WHAT TO DO »
Each entry, in full: copy it out exactly.
- Opening Delimiter -
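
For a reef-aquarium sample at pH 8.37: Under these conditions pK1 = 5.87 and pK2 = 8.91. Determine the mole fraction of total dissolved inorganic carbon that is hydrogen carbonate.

α₁ = 1 / (1 + [H⁺]/K1 + K2/[H⁺]) = 1 / (1 + 10^-2.50 + 10^-0.54)
   = 1 / (1 + 0.0031623 + 0.28840) = 1/1.2916 = 0.7743

α₁ = 0.774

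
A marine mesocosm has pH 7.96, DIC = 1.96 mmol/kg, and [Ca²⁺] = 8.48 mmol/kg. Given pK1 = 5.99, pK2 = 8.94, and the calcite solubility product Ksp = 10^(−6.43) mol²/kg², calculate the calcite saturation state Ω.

α₂ = 1 / (1 + [H⁺]/K2 + [H⁺]²/(K1K2)) = 1 / (1 + 10^+0.98 + 10^-0.99)
   = 1 / (1 + 9.5499 + 0.10233) = 1/10.652 = 0.09388
[CO3²⁻] = α₂ × DIC = 0.09388 × 1.96 = 0.1840 mmol/kg
Ksp = 10^(−6.43) = 3.715×10^-7
Ω = [Ca²⁺][CO3²⁻]/Ksp = (8.48×10^-3)(1.840×10^-4) / 3.715×10^-7 = 4.20

Ω = 4.20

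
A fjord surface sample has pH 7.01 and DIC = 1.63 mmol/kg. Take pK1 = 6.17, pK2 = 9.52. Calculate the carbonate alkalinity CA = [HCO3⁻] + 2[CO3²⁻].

CA = [HCO3⁻] + 2[CO3²⁻] = (α₁ + 2α₂)·DIC
At pH 7.01: [H⁺]/K1 = 10^-0.84 = 0.14454, K2/[H⁺] = 10^-2.51 = 0.0030903
α₁ = 1/(1 + 0.14454 + 0.0030903) = 1/1.1476 = 0.8714; α₂ = α₁·K2/[H⁺] = 0.002693
α₁ + 2α₂ = 0.8767
CA = 0.8767 × 1.63 = 1.43 mmol/kg

CA = 1.43 mmol/kg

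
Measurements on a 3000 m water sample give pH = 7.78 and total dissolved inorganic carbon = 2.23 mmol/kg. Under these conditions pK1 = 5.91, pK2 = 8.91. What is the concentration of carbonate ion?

α₂ = 1 / (1 + [H⁺]/K2 + [H⁺]²/(K1K2)) = 1 / (1 + 10^+1.13 + 10^-0.74)
   = 1 / (1 + 13.490 + 0.18197) = 1/14.672 = 0.06816
[CO3²⁻] = α₂ × DIC = 0.06816 × 2.23 = 0.152 mmol/kg

[CO3²⁻] = 0.152 mmol/kg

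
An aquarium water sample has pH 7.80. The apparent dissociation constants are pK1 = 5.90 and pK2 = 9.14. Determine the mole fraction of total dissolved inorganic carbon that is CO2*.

α₀ = 0.0119

α₀ = 1 / (1 + K1/[H⁺] + K1K2/[H⁺]²) = 1 / (1 + 10^+1.90 + 10^+0.56)
   = 1 / (1 + 79.433 + 3.6308) = 1/84.064 = 0.01190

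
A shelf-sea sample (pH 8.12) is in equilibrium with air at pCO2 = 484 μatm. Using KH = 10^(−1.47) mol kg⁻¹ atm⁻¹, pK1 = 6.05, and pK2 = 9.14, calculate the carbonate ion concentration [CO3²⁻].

[CO2*] = KH · pCO2 = 10^(−1.47) × 484×10^-6 = 1.640×10^-5 mol/kg
α₀ = 1/(1 + K1/[H⁺] + K1K2/[H⁺]²) = 1/(1 + 10^+2.07 + 10^+1.05) = 0.007710
DIC = [CO2*]/α₀ = 1.640×10^-5 / 0.007710 = 2.127 mmol/kg
[CO3²⁻] = α₂·DIC; α₂ = 0.08650, so [CO3²⁻] = 0.08650 × 2.127 = 0.184 mmol/kg

[CO3²⁻] = 0.184 mmol/kg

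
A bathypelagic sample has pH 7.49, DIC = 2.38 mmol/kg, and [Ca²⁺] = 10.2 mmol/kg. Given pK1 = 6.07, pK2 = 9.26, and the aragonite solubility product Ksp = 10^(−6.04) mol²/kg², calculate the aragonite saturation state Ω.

Ω = 0.428

α₂ = 1 / (1 + [H⁺]/K2 + [H⁺]²/(K1K2)) = 1 / (1 + 10^+1.77 + 10^+0.35)
   = 1 / (1 + 58.884 + 2.2387) = 1/62.123 = 0.01610
[CO3²⁻] = α₂ × DIC = 0.01610 × 2.38 = 0.03831 mmol/kg
Ksp = 10^(−6.04) = 9.120×10^-7
Ω = [Ca²⁺][CO3²⁻]/Ksp = (10.2×10^-3)(3.831×10^-5) / 9.120×10^-7 = 0.428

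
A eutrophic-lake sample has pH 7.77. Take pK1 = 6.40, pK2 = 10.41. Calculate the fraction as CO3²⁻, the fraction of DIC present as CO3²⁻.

α₂ = 0.00219

α₂ = 1 / (1 + [H⁺]/K2 + [H⁺]²/(K1K2)) = 1 / (1 + 10^+2.64 + 10^+1.27)
   = 1 / (1 + 436.52 + 18.621) = 1/456.14 = 0.002192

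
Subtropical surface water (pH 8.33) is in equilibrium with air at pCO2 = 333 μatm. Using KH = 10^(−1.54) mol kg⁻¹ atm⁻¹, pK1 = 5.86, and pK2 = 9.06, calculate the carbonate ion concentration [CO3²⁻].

[CO2*] = KH · pCO2 = 10^(−1.54) × 333×10^-6 = 9.604×10^-6 mol/kg
α₀ = 1/(1 + K1/[H⁺] + K1K2/[H⁺]²) = 1/(1 + 10^+2.47 + 10^+1.74) = 0.002848
DIC = [CO2*]/α₀ = 9.604×10^-6 / 0.002848 = 3.372 mmol/kg
[CO3²⁻] = α₂·DIC; α₂ = 0.1565, so [CO3²⁻] = 0.1565 × 3.372 = 0.528 mmol/kg

[CO3²⁻] = 0.528 mmol/kg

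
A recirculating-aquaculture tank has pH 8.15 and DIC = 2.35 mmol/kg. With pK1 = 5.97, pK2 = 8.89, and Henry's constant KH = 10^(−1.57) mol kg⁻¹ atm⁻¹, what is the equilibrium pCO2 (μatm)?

pCO2 = 485 μatm

α₀ = 1 / (1 + K1/[H⁺] + K1K2/[H⁺]²) = 1 / (1 + 10^+2.18 + 10^+1.44)
   = 1 / (1 + 151.36 + 27.542) = 1/179.90 = 0.005559
[CO2*] = α₀ × DIC = 0.005559 × 2.35 = 0.01306 mmol/kg = 13.06 μmol/kg
pCO2 = [CO2*]/KH = 1.306×10^-5 / 2.692×10^-2 = 485 μatm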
- Closing Delimiter -
OUTPUT »
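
For a reef-aquarium sample at pH 8.37: Under these conditions pK1 = 5.87 and pK2 = 8.91. Determine the mole fraction of total dissolved inorganic carbon that is hydrogen carbonate.

α₁ = 1 / (1 + [H⁺]/K1 + K2/[H⁺]) = 1 / (1 + 10^-2.50 + 10^-0.54)
   = 1 / (1 + 0.0031623 + 0.28840) = 1/1.2916 = 0.7743

α₁ = 0.774

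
A marine mesocosm has pH 7.96, DIC = 1.96 mmol/kg, and [Ca²⁺] = 8.48 mmol/kg. Given pK1 = 5.99, pK2 = 8.94, and the calcite solubility product Ksp = 10^(−6.43) mol²/kg², calculate the calcite saturation state Ω.

α₂ = 1 / (1 + [H⁺]/K2 + [H⁺]²/(K1K2)) = 1 / (1 + 10^+0.98 + 10^-0.99)
   = 1 / (1 + 9.5499 + 0.10233) = 1/10.652 = 0.09388
[CO3²⁻] = α₂ × DIC = 0.09388 × 1.96 = 0.1840 mmol/kg
Ksp = 10^(−6.43) = 3.715×10^-7
Ω = [Ca²⁺][CO3²⁻]/Ksp = (8.48×10^-3)(1.840×10^-4) / 3.715×10^-7 = 4.20

Ω = 4.20

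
A fjord surface sample has pH 7.01 and DIC = 1.63 mmol/kg. Take pK1 = 6.17, pK2 = 9.52. Calculate the carbonate alkalinity CA = [HCO3⁻] + 2[CO3²⁻].

CA = [HCO3⁻] + 2[CO3²⁻] = (α₁ + 2α₂)·DIC
At pH 7.01: [H⁺]/K1 = 10^-0.84 = 0.14454, K2/[H⁺] = 10^-2.51 = 0.0030903
α₁ = 1/(1 + 0.14454 + 0.0030903) = 1/1.1476 = 0.8714; α₂ = α₁·K2/[H⁺] = 0.002693
α₁ + 2α₂ = 0.8767
CA = 0.8767 × 1.63 = 1.43 mmol/kg

CA = 1.43 mmol/kg

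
Measurements on a 3000 m water sample give pH = 7.78 and total dissolved inorganic carbon = 2.23 mmol/kg. Under these conditions pK1 = 5.91, pK2 = 8.91. What is the concentration of carbonate ion?

α₂ = 1 / (1 + [H⁺]/K2 + [H⁺]²/(K1K2)) = 1 / (1 + 10^+1.13 + 10^-0.74)
   = 1 / (1 + 13.490 + 0.18197) = 1/14.672 = 0.06816
[CO3²⁻] = α₂ × DIC = 0.06816 × 2.23 = 0.152 mmol/kg

[CO3²⁻] = 0.152 mmol/kg

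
An aquarium water sample has pH 7.80. The apparent dissociation constants are pK1 = 5.90 and pK2 = 9.14. Determine the mole fraction of total dissolved inorganic carbon that is CO2*.

α₀ = 0.0119

α₀ = 1 / (1 + K1/[H⁺] + K1K2/[H⁺]²) = 1 / (1 + 10^+1.90 + 10^+0.56)
   = 1 / (1 + 79.433 + 3.6308) = 1/84.064 = 0.01190

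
A shelf-sea sample (pH 8.12) is in equilibrium with air at pCO2 = 484 μatm. Using KH = 10^(−1.47) mol kg⁻¹ atm⁻¹, pK1 = 6.05, and pK2 = 9.14, calculate the carbonate ion concentration [CO3²⁻].

[CO2*] = KH · pCO2 = 10^(−1.47) × 484×10^-6 = 1.640×10^-5 mol/kg
α₀ = 1/(1 + K1/[H⁺] + K1K2/[H⁺]²) = 1/(1 + 10^+2.07 + 10^+1.05) = 0.007710
DIC = [CO2*]/α₀ = 1.640×10^-5 / 0.007710 = 2.127 mmol/kg
[CO3²⁻] = α₂·DIC; α₂ = 0.08650, so [CO3²⁻] = 0.08650 × 2.127 = 0.184 mmol/kg

[CO3²⁻] = 0.184 mmol/kg

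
A bathypelagic sample has pH 7.49, DIC = 2.38 mmol/kg, and [Ca²⁺] = 10.2 mmol/kg. Given pK1 = 6.07, pK2 = 9.26, and the aragonite solubility product Ksp = 10^(−6.04) mol²/kg², calculate the aragonite saturation state Ω.

Ω = 0.428

α₂ = 1 / (1 + [H⁺]/K2 + [H⁺]²/(K1K2)) = 1 / (1 + 10^+1.77 + 10^+0.35)
   = 1 / (1 + 58.884 + 2.2387) = 1/62.123 = 0.01610
[CO3²⁻] = α₂ × DIC = 0.01610 × 2.38 = 0.03831 mmol/kg
Ksp = 10^(−6.04) = 9.120×10^-7
Ω = [Ca²⁺][CO3²⁻]/Ksp = (10.2×10^-3)(3.831×10^-5) / 9.120×10^-7 = 0.428

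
A eutrophic-lake sample has pH 7.77. Take pK1 = 6.40, pK2 = 10.41. Calculate the fraction as CO3²⁻, the fraction of DIC present as CO3²⁻.

α₂ = 0.00219

α₂ = 1 / (1 + [H⁺]/K2 + [H⁺]²/(K1K2)) = 1 / (1 + 10^+2.64 + 10^+1.27)
   = 1 / (1 + 436.52 + 18.621) = 1/456.14 = 0.002192

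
Subtropical surface water (pH 8.33) is in equilibrium with air at pCO2 = 333 μatm. Using KH = 10^(−1.54) mol kg⁻¹ atm⁻¹, pK1 = 5.86, and pK2 = 9.06, calculate the carbonate ion concentration [CO3²⁻].

[CO2*] = KH · pCO2 = 10^(−1.54) × 333×10^-6 = 9.604×10^-6 mol/kg
α₀ = 1/(1 + K1/[H⁺] + K1K2/[H⁺]²) = 1/(1 + 10^+2.47 + 10^+1.74) = 0.002848
DIC = [CO2*]/α₀ = 9.604×10^-6 / 0.002848 = 3.372 mmol/kg
[CO3²⁻] = α₂·DIC; α₂ = 0.1565, so [CO3²⁻] = 0.1565 × 3.372 = 0.528 mmol/kg

[CO3²⁻] = 0.528 mmol/kg

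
A recirculating-aquaculture tank has pH 8.15 and DIC = 2.35 mmol/kg. With pK1 = 5.97, pK2 = 8.89, and Henry's constant KH = 10^(−1.57) mol kg⁻¹ atm⁻¹, what is the equilibrium pCO2 (μatm)?

pCO2 = 485 μatm

α₀ = 1 / (1 + K1/[H⁺] + K1K2/[H⁺]²) = 1 / (1 + 10^+2.18 + 10^+1.44)
   = 1 / (1 + 151.36 + 27.542) = 1/179.90 = 0.005559
[CO2*] = α₀ × DIC = 0.005559 × 2.35 = 0.01306 mmol/kg = 13.06 μmol/kg
pCO2 = [CO2*]/KH = 1.306×10^-5 / 2.692×10^-2 = 485 μatm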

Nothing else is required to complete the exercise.